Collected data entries
---------------

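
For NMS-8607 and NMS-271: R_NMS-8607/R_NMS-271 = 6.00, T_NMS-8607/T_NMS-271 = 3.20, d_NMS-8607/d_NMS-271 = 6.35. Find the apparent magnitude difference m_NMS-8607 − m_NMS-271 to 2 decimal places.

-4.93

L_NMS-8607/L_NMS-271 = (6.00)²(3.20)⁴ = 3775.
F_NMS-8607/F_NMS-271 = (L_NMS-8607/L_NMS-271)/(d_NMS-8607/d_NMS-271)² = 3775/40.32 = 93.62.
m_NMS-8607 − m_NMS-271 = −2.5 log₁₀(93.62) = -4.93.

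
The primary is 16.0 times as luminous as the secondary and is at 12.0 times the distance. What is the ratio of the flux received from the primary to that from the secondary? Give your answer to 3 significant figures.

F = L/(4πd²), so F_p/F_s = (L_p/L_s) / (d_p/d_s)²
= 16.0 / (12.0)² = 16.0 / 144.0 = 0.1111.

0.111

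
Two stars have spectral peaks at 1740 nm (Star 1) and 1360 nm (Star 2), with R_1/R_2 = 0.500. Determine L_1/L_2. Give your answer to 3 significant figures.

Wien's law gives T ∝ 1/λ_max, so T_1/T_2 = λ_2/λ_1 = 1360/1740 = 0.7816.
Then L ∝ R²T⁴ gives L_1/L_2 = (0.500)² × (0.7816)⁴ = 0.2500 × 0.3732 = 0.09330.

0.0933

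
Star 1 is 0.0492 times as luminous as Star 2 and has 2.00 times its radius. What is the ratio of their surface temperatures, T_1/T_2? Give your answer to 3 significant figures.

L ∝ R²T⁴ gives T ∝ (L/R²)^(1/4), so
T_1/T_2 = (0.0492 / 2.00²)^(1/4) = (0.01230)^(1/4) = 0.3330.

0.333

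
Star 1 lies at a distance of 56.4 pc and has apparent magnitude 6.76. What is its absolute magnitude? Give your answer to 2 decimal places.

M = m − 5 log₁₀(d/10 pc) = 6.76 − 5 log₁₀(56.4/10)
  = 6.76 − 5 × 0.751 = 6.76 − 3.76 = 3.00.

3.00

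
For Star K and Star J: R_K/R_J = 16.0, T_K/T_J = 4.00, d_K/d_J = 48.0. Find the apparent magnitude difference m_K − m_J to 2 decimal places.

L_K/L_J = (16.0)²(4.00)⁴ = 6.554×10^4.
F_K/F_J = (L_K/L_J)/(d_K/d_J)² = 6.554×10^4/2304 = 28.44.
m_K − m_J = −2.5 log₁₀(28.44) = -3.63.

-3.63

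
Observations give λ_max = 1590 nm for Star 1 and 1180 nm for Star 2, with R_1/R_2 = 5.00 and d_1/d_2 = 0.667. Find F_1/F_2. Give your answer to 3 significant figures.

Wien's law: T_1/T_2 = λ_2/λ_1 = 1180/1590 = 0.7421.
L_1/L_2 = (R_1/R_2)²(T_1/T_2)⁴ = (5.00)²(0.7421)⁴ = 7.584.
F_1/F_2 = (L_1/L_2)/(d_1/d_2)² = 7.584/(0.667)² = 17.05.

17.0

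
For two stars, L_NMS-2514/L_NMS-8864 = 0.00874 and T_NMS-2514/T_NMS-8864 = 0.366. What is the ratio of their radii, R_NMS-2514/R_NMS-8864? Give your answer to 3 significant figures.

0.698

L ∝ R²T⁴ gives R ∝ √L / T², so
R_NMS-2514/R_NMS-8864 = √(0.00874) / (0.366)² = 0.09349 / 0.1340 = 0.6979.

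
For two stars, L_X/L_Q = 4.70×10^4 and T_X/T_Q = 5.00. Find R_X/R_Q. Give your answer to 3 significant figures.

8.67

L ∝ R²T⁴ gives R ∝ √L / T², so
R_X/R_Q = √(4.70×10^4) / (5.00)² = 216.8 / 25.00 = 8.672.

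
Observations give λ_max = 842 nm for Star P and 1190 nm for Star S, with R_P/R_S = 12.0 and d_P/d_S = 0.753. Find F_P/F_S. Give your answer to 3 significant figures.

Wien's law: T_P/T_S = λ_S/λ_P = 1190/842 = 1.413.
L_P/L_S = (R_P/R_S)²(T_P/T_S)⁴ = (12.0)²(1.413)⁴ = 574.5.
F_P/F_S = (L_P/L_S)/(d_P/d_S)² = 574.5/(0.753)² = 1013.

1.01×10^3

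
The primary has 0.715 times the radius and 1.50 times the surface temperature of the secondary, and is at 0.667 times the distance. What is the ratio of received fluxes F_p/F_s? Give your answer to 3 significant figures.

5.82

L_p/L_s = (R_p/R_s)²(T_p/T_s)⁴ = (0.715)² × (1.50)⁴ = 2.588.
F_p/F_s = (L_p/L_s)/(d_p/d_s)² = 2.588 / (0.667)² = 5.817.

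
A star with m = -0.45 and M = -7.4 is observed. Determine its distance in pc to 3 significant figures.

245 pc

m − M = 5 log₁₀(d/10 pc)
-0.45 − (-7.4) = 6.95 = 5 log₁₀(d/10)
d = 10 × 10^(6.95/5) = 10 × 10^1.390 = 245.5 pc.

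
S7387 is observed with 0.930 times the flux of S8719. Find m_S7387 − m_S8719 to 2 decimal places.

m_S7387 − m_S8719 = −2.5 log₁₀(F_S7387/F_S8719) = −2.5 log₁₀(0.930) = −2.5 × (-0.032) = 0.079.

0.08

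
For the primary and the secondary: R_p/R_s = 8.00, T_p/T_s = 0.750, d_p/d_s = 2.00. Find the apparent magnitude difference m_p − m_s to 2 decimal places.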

---------------

■ **DESCRIPTION OF THE TASK**
Return every record in full, word for word.

■ **TASK OUTPUT**
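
For NMS-8607 and NMS-271: R_NMS-8607/R_NMS-271 = 6.00, T_NMS-8607/T_NMS-271 = 3.20, d_NMS-8607/d_NMS-271 = 6.35. Find the apparent magnitude difference m_NMS-8607 − m_NMS-271 to 2 decimal places.

-4.93

L_NMS-8607/L_NMS-271 = (6.00)²(3.20)⁴ = 3775.
F_NMS-8607/F_NMS-271 = (L_NMS-8607/L_NMS-271)/(d_NMS-8607/d_NMS-271)² = 3775/40.32 = 93.62.
m_NMS-8607 − m_NMS-271 = −2.5 log₁₀(93.62) = -4.93.

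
The primary is 16.0 times as luminous as the secondary and is at 12.0 times the distance. What is the ratio of the flux received from the primary to that from the secondary? Give your answer to 3 significant figures.

F = L/(4πd²), so F_p/F_s = (L_p/L_s) / (d_p/d_s)²
= 16.0 / (12.0)² = 16.0 / 144.0 = 0.1111.

0.111

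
Two stars have spectral peaks at 1740 nm (Star 1) and 1360 nm (Star 2), with R_1/R_2 = 0.500. Determine L_1/L_2. Give your answer to 3 significant figures.

Wien's law gives T ∝ 1/λ_max, so T_1/T_2 = λ_2/λ_1 = 1360/1740 = 0.7816.
Then L ∝ R²T⁴ gives L_1/L_2 = (0.500)² × (0.7816)⁴ = 0.2500 × 0.3732 = 0.09330.

0.0933

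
Star 1 is 0.0492 times as luminous as Star 2 and has 2.00 times its radius. What is the ratio of their surface temperatures, T_1/T_2? Give your answer to 3 significant figures.

L ∝ R²T⁴ gives T ∝ (L/R²)^(1/4), so
T_1/T_2 = (0.0492 / 2.00²)^(1/4) = (0.01230)^(1/4) = 0.3330.

0.333

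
Star 1 lies at a distance of 56.4 pc and has apparent magnitude 6.76. What is its absolute magnitude? Give your answer to 2 decimal places.

M = m − 5 log₁₀(d/10 pc) = 6.76 − 5 log₁₀(56.4/10)
  = 6.76 − 5 × 0.751 = 6.76 − 3.76 = 3.00.

3.00

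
For Star K and Star J: R_K/R_J = 16.0, T_K/T_J = 4.00, d_K/d_J = 48.0. Find the apparent magnitude difference m_K − m_J to 2 decimal places.

L_K/L_J = (16.0)²(4.00)⁴ = 6.554×10^4.
F_K/F_J = (L_K/L_J)/(d_K/d_J)² = 6.554×10^4/2304 = 28.44.
m_K − m_J = −2.5 log₁₀(28.44) = -3.63.

-3.63

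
Observations give λ_max = 1590 nm for Star 1 and 1180 nm for Star 2, with R_1/R_2 = 5.00 and d_1/d_2 = 0.667. Find F_1/F_2. Give your answer to 3 significant figures.

Wien's law: T_1/T_2 = λ_2/λ_1 = 1180/1590 = 0.7421.
L_1/L_2 = (R_1/R_2)²(T_1/T_2)⁴ = (5.00)²(0.7421)⁴ = 7.584.
F_1/F_2 = (L_1/L_2)/(d_1/d_2)² = 7.584/(0.667)² = 17.05.

17.0

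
For two stars, L_NMS-2514/L_NMS-8864 = 0.00874 and T_NMS-2514/T_NMS-8864 = 0.366. What is the ratio of their radii, R_NMS-2514/R_NMS-8864? Give your answer to 3 significant figures.

0.698

L ∝ R²T⁴ gives R ∝ √L / T², so
R_NMS-2514/R_NMS-8864 = √(0.00874) / (0.366)² = 0.09349 / 0.1340 = 0.6979.

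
For two stars, L_X/L_Q = 4.70×10^4 and T_X/T_Q = 5.00. Find R_X/R_Q. Give your answer to 3 significant figures.

8.67

L ∝ R²T⁴ gives R ∝ √L / T², so
R_X/R_Q = √(4.70×10^4) / (5.00)² = 216.8 / 25.00 = 8.672.

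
Observations give λ_max = 842 nm for Star P and 1190 nm for Star S, with R_P/R_S = 12.0 and d_P/d_S = 0.753. Find F_P/F_S. Give your answer to 3 significant figures.

Wien's law: T_P/T_S = λ_S/λ_P = 1190/842 = 1.413.
L_P/L_S = (R_P/R_S)²(T_P/T_S)⁴ = (12.0)²(1.413)⁴ = 574.5.
F_P/F_S = (L_P/L_S)/(d_P/d_S)² = 574.5/(0.753)² = 1013.

1.01×10^3

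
The primary has 0.715 times the radius and 1.50 times the surface temperature of the secondary, and is at 0.667 times the distance. What is the ratio of received fluxes F_p/F_s? Give your answer to 3 significant figures.

5.82

L_p/L_s = (R_p/R_s)²(T_p/T_s)⁴ = (0.715)² × (1.50)⁴ = 2.588.
F_p/F_s = (L_p/L_s)/(d_p/d_s)² = 2.588 / (0.667)² = 5.817.

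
A star with m = -0.45 and M = -7.4 is observed. Determine its distance in pc to 3 significant figures.

245 pc

m − M = 5 log₁₀(d/10 pc)
-0.45 − (-7.4) = 6.95 = 5 log₁₀(d/10)
d = 10 × 10^(6.95/5) = 10 × 10^1.390 = 245.5 pc.

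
S7387 is observed with 0.930 times the flux of S8719. Find m_S7387 − m_S8719 to 2 decimal places.

m_S7387 − m_S8719 = −2.5 log₁₀(F_S7387/F_S8719) = −2.5 log₁₀(0.930) = −2.5 × (-0.032) = 0.079.

0.08

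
For the primary and the secondary: R_p/R_s = 8.00, T_p/T_s = 0.750, d_p/d_s = 2.00. Find the apparent magnitude difference m_p − m_s to 2 decimal places.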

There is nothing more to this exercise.